[Data extracted from a collection]
^^^^^^^^

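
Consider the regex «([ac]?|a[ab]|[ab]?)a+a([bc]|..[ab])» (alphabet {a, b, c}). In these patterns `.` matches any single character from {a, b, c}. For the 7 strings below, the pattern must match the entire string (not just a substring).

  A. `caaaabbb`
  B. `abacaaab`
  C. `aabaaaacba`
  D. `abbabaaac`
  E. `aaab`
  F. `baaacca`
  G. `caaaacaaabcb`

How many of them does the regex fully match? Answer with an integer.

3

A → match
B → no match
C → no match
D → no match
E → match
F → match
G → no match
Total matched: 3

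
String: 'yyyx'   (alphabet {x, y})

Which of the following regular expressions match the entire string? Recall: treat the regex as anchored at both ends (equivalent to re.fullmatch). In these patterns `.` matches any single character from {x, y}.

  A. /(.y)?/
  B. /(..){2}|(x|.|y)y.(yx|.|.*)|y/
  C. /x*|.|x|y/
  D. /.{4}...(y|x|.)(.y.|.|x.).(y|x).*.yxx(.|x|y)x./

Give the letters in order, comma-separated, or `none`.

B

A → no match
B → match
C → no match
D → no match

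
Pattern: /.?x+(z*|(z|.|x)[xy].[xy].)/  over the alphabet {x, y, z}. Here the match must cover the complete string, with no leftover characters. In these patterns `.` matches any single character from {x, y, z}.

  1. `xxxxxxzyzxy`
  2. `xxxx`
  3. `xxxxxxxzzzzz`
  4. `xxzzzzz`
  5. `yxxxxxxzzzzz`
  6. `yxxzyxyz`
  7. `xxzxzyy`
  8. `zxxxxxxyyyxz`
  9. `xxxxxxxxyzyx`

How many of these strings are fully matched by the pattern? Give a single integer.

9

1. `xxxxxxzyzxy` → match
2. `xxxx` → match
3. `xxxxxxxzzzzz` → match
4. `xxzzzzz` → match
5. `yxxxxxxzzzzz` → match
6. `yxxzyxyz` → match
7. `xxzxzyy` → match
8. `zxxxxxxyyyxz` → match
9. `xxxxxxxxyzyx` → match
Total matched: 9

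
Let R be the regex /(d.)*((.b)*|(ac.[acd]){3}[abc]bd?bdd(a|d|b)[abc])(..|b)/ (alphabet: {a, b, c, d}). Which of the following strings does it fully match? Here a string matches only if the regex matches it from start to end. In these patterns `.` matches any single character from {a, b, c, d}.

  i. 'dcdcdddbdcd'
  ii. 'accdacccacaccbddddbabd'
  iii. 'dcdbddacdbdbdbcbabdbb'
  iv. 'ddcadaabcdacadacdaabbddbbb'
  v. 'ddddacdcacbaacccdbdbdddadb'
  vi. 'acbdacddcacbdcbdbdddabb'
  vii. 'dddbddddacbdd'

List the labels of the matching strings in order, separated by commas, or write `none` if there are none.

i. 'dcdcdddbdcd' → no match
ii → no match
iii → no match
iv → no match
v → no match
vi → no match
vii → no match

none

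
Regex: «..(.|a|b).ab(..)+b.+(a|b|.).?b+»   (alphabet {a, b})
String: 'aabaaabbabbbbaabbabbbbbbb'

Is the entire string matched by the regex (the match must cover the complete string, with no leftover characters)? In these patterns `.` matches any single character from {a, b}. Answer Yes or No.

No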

^^^^^^^^

- **Work item**: Without changing a single character, write out all of the entries.

- **Finished task**:
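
Consider the regex «([ac]?|a[ab]|[ab]?)a+a([bc]|..[ab])» (alphabet {a, b, c}). In these patterns `.` matches any single character from {a, b, c}. For the 7 strings below, the pattern must match the entire string (not just a substring).

  A. `caaaabbb`
  B. `abacaaab`
  C. `aabaaaacba`
  D. `abbabaaac`
  E. `aaab`
  F. `baaacca`
  G. `caaaacaaabcb`

How many of them does the regex fully match? Answer with an integer.

3

A → match
B → no match
C → no match
D → no match
E → match
F → match
G → no match
Total matched: 3

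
String: 'yyyx'   (alphabet {x, y})

Which of the following regular expressions match the entire string? Recall: treat the regex as anchored at both ends (equivalent to re.fullmatch). In these patterns `.` matches any single character from {x, y}.

  A. /(.y)?/
  B. /(..){2}|(x|.|y)y.(yx|.|.*)|y/
  C. /x*|.|x|y/
  D. /.{4}...(y|x|.)(.y.|.|x.).(y|x).*.yxx(.|x|y)x./

Give the letters in order, comma-separated, or `none`.

B

A → no match
B → match
C → no match
D → no match

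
Pattern: /.?x+(z*|(z|.|x)[xy].[xy].)/  over the alphabet {x, y, z}. Here the match must cover the complete string, with no leftover characters. In these patterns `.` matches any single character from {x, y, z}.

  1. `xxxxxxzyzxy`
  2. `xxxx`
  3. `xxxxxxxzzzzz`
  4. `xxzzzzz`
  5. `yxxxxxxzzzzz`
  6. `yxxzyxyz`
  7. `xxzxzyy`
  8. `zxxxxxxyyyxz`
  9. `xxxxxxxxyzyx`

How many of these strings are fully matched by the pattern? Give a single integer.

9

1. `xxxxxxzyzxy` → match
2. `xxxx` → match
3. `xxxxxxxzzzzz` → match
4. `xxzzzzz` → match
5. `yxxxxxxzzzzz` → match
6. `yxxzyxyz` → match
7. `xxzxzyy` → match
8. `zxxxxxxyyyxz` → match
9. `xxxxxxxxyzyx` → match
Total matched: 9

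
Let R be the regex /(d.)*((.b)*|(ac.[acd]){3}[abc]bd?bdd(a|d|b)[abc])(..|b)/ (alphabet: {a, b, c, d}). Which of the following strings does it fully match? Here a string matches only if the regex matches it from start to end. In these patterns `.` matches any single character from {a, b, c, d}.

  i. 'dcdcdddbdcd'
  ii. 'accdacccacaccbddddbabd'
  iii. 'dcdbddacdbdbdbcbabdbb'
  iv. 'ddcadaabcdacadacdaabbddbbb'
  v. 'ddddacdcacbaacccdbdbdddadb'
  vi. 'acbdacddcacbdcbdbdddabb'
  vii. 'dddbddddacbdd'

List the labels of the matching strings in order, separated by commas, or write `none` if there are none.

i. 'dcdcdddbdcd' → no match
ii → no match
iii → no match
iv → no match
v → no match
vi → no match
vii → no match

none

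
Regex: «..(.|a|b).ab(..)+b.+(a|b|.).?b+»   (alphabet {a, b})
String: 'aabaaabbabbbbaabbabbbbbbb'

Is the entire string matched by the regex (the match must cover the complete string, with no leftover characters)? In these patterns `.` matches any single character from {a, b}. Answer Yes or No.

No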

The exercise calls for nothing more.